• WORK REQUIRED: Find every line below with the string "Comparative" and pick it out.

• ENTRIES PROVIDED:
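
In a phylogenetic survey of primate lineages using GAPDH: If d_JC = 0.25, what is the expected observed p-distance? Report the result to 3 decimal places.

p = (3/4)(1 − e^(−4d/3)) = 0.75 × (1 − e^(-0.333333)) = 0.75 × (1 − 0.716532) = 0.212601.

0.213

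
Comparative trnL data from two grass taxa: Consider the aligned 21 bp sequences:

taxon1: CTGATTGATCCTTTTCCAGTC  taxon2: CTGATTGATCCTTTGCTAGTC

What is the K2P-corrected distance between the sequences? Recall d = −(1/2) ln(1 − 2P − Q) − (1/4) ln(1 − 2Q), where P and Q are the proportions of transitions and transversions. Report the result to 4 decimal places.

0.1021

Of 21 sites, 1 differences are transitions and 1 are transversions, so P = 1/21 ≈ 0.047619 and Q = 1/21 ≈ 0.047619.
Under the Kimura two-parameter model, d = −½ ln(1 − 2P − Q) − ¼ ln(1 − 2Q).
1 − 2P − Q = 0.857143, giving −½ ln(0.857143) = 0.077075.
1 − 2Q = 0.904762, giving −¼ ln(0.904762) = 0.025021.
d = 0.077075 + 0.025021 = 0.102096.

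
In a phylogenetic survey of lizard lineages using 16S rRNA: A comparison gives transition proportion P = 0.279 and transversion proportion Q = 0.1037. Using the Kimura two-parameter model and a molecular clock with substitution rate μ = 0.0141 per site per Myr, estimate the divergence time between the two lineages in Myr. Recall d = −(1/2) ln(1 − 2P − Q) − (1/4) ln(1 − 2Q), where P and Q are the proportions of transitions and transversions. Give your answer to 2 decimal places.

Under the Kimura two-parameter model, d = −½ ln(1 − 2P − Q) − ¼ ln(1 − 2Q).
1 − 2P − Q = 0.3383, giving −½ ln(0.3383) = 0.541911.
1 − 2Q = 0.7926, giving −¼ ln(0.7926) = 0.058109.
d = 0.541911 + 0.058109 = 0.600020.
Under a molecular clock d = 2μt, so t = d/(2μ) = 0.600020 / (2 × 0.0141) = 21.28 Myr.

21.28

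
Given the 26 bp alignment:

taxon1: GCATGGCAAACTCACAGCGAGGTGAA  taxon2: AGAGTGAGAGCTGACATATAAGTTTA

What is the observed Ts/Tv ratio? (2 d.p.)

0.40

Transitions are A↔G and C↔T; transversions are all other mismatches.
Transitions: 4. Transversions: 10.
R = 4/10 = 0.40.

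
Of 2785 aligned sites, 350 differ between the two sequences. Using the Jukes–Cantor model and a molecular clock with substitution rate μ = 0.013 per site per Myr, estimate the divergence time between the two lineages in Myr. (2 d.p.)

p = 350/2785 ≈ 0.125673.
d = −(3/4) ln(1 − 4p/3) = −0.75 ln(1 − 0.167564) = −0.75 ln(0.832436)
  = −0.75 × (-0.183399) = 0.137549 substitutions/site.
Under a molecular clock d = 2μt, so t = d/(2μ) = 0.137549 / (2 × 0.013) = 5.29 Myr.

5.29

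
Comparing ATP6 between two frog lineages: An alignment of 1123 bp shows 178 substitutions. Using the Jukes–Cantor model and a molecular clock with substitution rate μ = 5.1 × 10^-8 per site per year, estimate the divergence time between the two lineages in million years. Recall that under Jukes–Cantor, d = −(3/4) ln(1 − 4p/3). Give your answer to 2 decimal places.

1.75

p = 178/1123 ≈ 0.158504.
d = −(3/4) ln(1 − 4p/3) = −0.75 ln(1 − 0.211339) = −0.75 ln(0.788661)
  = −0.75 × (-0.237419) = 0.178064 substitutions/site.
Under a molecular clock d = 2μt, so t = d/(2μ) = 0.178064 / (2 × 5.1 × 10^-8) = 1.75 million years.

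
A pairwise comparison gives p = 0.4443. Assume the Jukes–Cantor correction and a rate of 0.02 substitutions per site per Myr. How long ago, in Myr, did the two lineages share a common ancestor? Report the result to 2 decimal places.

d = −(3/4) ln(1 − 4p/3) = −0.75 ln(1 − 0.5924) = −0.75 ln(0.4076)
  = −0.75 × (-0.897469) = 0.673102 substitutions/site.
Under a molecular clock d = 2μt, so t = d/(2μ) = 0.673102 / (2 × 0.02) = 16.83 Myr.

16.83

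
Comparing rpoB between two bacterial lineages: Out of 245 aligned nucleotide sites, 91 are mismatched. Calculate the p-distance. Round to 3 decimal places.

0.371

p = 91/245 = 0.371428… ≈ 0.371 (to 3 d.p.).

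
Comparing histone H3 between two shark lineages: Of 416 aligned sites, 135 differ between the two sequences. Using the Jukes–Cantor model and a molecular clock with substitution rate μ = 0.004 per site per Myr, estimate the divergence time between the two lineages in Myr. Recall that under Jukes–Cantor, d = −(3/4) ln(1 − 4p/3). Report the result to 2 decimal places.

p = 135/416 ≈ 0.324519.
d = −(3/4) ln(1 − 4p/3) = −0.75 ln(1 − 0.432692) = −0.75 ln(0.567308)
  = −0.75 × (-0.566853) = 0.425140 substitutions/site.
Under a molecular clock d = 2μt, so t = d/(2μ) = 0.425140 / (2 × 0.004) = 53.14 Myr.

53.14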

...

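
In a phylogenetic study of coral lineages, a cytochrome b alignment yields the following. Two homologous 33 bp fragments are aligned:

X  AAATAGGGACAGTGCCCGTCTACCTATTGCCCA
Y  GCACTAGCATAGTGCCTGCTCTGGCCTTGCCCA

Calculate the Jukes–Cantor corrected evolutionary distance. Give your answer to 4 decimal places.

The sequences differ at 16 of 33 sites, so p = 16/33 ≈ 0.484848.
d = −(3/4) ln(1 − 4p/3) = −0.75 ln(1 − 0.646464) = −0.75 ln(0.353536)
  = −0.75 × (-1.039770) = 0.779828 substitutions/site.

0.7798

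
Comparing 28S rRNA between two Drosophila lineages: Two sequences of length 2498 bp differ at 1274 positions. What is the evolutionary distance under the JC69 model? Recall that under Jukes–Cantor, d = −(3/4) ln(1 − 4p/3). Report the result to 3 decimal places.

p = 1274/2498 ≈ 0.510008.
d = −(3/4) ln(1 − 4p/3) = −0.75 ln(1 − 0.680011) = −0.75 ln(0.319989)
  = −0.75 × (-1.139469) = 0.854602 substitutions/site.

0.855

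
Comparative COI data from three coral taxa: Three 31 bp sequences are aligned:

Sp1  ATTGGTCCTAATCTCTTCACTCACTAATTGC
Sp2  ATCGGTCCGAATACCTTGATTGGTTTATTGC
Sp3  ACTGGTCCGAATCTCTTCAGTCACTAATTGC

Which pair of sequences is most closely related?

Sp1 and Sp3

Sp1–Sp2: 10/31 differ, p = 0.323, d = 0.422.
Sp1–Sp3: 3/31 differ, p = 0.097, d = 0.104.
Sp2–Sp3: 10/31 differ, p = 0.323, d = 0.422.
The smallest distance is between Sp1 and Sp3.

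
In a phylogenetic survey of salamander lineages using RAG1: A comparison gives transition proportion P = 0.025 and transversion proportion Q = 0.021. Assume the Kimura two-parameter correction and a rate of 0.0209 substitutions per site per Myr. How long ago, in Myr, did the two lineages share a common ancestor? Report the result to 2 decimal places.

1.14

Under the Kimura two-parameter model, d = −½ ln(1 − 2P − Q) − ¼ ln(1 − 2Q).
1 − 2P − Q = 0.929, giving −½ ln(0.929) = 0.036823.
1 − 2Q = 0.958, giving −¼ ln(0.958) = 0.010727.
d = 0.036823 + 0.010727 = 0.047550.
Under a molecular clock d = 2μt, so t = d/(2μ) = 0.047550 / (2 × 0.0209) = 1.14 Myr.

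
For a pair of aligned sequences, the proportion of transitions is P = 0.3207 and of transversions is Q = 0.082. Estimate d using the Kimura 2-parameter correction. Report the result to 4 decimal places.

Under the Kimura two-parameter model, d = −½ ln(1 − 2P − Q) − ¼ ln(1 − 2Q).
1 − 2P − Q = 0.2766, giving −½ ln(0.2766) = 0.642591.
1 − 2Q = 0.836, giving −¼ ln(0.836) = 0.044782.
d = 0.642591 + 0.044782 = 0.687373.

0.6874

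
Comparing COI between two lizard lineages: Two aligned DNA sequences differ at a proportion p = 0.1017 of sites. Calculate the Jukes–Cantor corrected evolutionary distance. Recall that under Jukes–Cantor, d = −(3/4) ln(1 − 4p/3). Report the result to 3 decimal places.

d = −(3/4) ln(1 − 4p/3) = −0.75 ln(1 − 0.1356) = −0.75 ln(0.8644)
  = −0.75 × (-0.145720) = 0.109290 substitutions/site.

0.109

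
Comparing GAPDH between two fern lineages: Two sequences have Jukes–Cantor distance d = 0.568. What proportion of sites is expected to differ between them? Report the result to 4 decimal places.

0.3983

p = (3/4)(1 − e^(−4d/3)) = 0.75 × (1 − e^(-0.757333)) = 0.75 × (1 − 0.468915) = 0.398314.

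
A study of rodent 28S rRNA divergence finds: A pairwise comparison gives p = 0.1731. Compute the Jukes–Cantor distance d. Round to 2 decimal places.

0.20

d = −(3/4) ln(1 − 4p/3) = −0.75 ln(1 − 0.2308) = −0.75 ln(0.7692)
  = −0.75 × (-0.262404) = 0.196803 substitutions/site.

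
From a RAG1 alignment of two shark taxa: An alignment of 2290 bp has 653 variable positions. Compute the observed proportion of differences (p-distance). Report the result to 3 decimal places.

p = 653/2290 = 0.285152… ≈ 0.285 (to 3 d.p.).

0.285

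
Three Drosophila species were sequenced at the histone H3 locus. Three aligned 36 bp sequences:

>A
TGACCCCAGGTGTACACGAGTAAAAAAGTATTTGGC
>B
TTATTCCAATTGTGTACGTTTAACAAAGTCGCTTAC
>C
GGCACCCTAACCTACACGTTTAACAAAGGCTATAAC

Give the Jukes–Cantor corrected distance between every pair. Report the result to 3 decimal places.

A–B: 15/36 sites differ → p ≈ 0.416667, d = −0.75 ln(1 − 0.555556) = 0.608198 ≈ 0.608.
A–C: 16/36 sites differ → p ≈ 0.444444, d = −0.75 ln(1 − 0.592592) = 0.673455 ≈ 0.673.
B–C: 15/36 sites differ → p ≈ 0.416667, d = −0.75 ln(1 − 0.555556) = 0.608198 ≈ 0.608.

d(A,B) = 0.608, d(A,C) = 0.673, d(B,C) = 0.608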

---

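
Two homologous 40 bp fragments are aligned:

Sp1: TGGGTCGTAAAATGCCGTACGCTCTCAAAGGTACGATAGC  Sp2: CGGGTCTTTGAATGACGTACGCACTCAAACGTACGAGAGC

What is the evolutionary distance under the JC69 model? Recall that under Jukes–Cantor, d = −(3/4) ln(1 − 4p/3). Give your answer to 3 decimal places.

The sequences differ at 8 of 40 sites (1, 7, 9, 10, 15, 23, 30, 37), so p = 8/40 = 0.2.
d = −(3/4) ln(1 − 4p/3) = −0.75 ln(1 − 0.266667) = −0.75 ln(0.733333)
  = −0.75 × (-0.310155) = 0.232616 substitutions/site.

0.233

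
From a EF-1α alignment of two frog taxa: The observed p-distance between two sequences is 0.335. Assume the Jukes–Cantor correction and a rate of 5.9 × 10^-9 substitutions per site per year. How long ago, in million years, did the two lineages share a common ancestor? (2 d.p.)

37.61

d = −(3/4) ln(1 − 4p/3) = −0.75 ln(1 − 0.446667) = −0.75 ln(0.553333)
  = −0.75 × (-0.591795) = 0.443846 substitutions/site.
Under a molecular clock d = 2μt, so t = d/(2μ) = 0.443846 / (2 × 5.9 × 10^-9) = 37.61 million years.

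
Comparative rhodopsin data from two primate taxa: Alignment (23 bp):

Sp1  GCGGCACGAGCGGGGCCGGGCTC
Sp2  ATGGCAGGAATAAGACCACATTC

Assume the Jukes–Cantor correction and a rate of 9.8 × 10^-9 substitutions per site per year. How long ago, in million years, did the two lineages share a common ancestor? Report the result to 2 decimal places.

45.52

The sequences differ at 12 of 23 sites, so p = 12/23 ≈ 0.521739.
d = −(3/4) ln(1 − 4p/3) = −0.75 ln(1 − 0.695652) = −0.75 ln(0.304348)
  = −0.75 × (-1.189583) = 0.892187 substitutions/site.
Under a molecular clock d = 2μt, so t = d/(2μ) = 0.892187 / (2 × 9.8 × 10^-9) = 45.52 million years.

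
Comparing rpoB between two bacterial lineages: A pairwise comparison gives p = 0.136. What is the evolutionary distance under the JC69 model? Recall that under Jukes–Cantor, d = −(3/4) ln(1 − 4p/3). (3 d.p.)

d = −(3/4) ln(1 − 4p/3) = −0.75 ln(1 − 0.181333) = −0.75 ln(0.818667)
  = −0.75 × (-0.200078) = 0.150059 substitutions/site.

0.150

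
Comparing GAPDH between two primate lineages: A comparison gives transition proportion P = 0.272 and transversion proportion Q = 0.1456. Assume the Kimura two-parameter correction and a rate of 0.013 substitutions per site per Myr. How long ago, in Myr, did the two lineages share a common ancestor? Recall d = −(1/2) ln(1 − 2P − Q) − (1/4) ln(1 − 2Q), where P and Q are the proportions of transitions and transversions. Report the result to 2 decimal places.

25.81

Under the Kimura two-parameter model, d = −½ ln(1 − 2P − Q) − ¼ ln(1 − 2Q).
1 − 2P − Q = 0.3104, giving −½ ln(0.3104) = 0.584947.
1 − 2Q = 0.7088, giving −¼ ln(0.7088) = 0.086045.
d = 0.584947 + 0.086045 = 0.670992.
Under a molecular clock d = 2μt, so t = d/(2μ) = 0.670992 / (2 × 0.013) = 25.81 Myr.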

• RESULT:
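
Comparative trnL data from two grass taxa: Consider the aligned 21 bp sequences:
Comparative COI data from three coral taxa: Three 31 bp sequences are aligned:
Comparative rhodopsin data from two primate taxa: Alignment (23 bp):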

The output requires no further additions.